#### ACTIVITY
How many lines of the data contain the string "order"? Write the number and nothing more.

#### INPUT
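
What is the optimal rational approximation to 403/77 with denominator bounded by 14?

Expand x = 403/77 as a continued fraction with the Euclidean algorithm:
  403 = 5*77 + 18, so a_0 = 5.
  77 = 4*18 + 5, so a_1 = 4.
  18 = 3*5 + 3, so a_2 = 3.
  5 = 1*3 + 2, so a_3 = 1.
  3 = 1*2 + 1, so a_4 = 1.
  2 = 2*1 + 0, so a_5 = 2.
so x = [5; 4, 3, 1, 1, 2].
Convergents (p_i = a_i*p_{i-1} + p_{i-2}, q_i = a_i*q_{i-1} + q_{i-2} with p_{-2}=0, p_{-1}=1, q_{-2}=1, q_{-1}=0), until the denominator exceeds 14:
  i=0: a_0=5, p_0 = 5*1 + 0 = 5, q_0 = 5*0 + 1 = 1.
  i=1: a_1=4, p_1 = 4*5 + 1 = 21, q_1 = 4*1 + 0 = 4.
  i=2: a_2=3, p_2 = 3*21 + 5 = 68, q_2 = 3*4 + 1 = 13.
  i=3: a_3=1, p_3 = 1*68 + 21 = 89, q_3 = 1*13 + 4 = 17.
q_3 = 17 > 14, so the last convergent with denominator <= 14 is p_2/q_2 = 68/13.
The closest fraction with denominator <= 14 is either p_2/q_2 or the intermediate fraction (k*p_2 + p_1)/(k*q_2 + q_1) with the largest k >= 1 whose denominator stays <= 14; these approach x as k grows, and every other convergent or intermediate fraction in range is farther away.
Largest k: floor((14 - q_1)/q_2) = floor((14 - 4)/13) = 0.
Since k = 0, no intermediate fraction beyond p_2/q_2 has denominator <= 14, so the convergent 68/13 is the closest (its error is |403*13 - 68*77|/(77*13) = 3/1001).

68/13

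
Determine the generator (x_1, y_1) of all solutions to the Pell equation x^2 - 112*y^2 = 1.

(x, y) = (127, 12)

First expand sqrt(112) as a continued fraction. With x_i = (sqrt(112) + m_i)/d_i and (m_0, d_0) = (0, 1): a_0 = floor(sqrt(112)) = 10, since 10^2 = 100 <= 112 < 121 = 11^2.
Iterate m_{i+1} = d_i*a_i - m_i, d_{i+1} = (112 - m_{i+1}^2)/d_i, a_{i+1} = floor((a_0 + m_{i+1})/d_{i+1}):
  m_1 = 1*10 - 0 = 10, d_1 = (112 - 10^2)/1 = 12/1 = 12, a_1 = floor((10 + 10)/12) = 1.
  m_2 = 12*1 - 10 = 2, d_2 = (112 - 2^2)/12 = 108/12 = 9, a_2 = floor((10 + 2)/9) = 1.
  m_3 = 9*1 - 2 = 7, d_3 = (112 - 7^2)/9 = 63/9 = 7, a_3 = floor((10 + 7)/7) = 2.
  m_4 = 7*2 - 7 = 7, d_4 = (112 - 7^2)/7 = 63/7 = 9, a_4 = floor((10 + 7)/9) = 1.
  m_5 = 9*1 - 7 = 2, d_5 = (112 - 2^2)/9 = 108/9 = 12, a_5 = floor((10 + 2)/12) = 1.
  m_6 = 12*1 - 2 = 10, d_6 = (112 - 10^2)/12 = 12/12 = 1, a_6 = floor((10 + 10)/1) = 20.
  m_7 = 1*20 - 10 = 10, d_7 = (112 - 10^2)/1 = 12/1 = 12: (m_7, d_7) = (m_1, d_1) = (10, 12), so from here the quotients repeat a_1, ..., a_6; the period length is 6.
So sqrt(112) = [10; (1, 1, 2, 1, 1, 20)] with period length k = 6.
k is even, so the fundamental solution of x^2 - 112y^2 = 1 is (p_{k-1}, q_{k-1}) = (p_5, q_5); compute convergents through index 5.
Convergents (p_i = a_i*p_{i-1} + p_{i-2}, q_i = a_i*q_{i-1} + q_{i-2} with p_{-2}=0, p_{-1}=1, q_{-2}=1, q_{-1}=0):
  i=0: a_0=10, p_0 = 10*1 + 0 = 10, q_0 = 10*0 + 1 = 1.
  i=1: a_1=1, p_1 = 1*10 + 1 = 11, q_1 = 1*1 + 0 = 1.
  i=2: a_2=1, p_2 = 1*11 + 10 = 21, q_2 = 1*1 + 1 = 2.
  i=3: a_3=2, p_3 = 2*21 + 11 = 53, q_3 = 2*2 + 1 = 5.
  i=4: a_4=1, p_4 = 1*53 + 21 = 74, q_4 = 1*5 + 2 = 7.
  i=5: a_5=1, p_5 = 1*74 + 53 = 127, q_5 = 1*7 + 5 = 12.
Check: 127^2 - 112*12^2 = 16129 - 16128 = 1, so (x, y) = (127, 12) solves the equation, and by the theorem it is the least positive solution.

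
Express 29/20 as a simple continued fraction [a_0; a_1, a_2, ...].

[1; 2, 4, 2]

Run the Euclidean algorithm on 29 and 20; the successive quotients are the partial quotients a_0, a_1, ... (each step inverts the fractional part left over by the previous one):
  29 = 1*20 + 9, so a_0 = 1.
  20 = 2*9 + 2, so a_1 = 2.
  9 = 4*2 + 1, so a_2 = 4.
  2 = 2*1 + 0, so a_3 = 2.
The remainder reaches 0 after 4 divisions, so the expansion has 4 partial quotients, read off in order.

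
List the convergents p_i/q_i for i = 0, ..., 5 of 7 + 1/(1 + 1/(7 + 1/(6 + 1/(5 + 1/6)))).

7/1, 8/1, 63/8, 386/49, 1993/253, 12344/1567

Using the convergent recurrence p_i = a_i*p_{i-1} + p_{i-2}, q_i = a_i*q_{i-1} + q_{i-2} with p_{-2}=0, p_{-1}=1, q_{-2}=1, q_{-1}=0:
  i=0: a_0=7, p_0 = 7*1 + 0 = 7, q_0 = 7*0 + 1 = 1.
  i=1: a_1=1, p_1 = 1*7 + 1 = 8, q_1 = 1*1 + 0 = 1.
  i=2: a_2=7, p_2 = 7*8 + 7 = 63, q_2 = 7*1 + 1 = 8.
  i=3: a_3=6, p_3 = 6*63 + 8 = 386, q_3 = 6*8 + 1 = 49.
  i=4: a_4=5, p_4 = 5*386 + 63 = 1993, q_4 = 5*49 + 8 = 253.
  i=5: a_5=6, p_5 = 6*1993 + 386 = 12344, q_5 = 6*253 + 49 = 1567.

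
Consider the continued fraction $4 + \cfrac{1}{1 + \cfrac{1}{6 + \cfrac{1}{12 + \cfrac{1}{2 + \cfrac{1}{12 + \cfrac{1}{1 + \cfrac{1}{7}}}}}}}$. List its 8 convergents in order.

4/1, 5/1, 34/7, 413/85, 860/177, 10733/2209, 11593/2386, 91884/18911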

#### TASK RESPONSE
2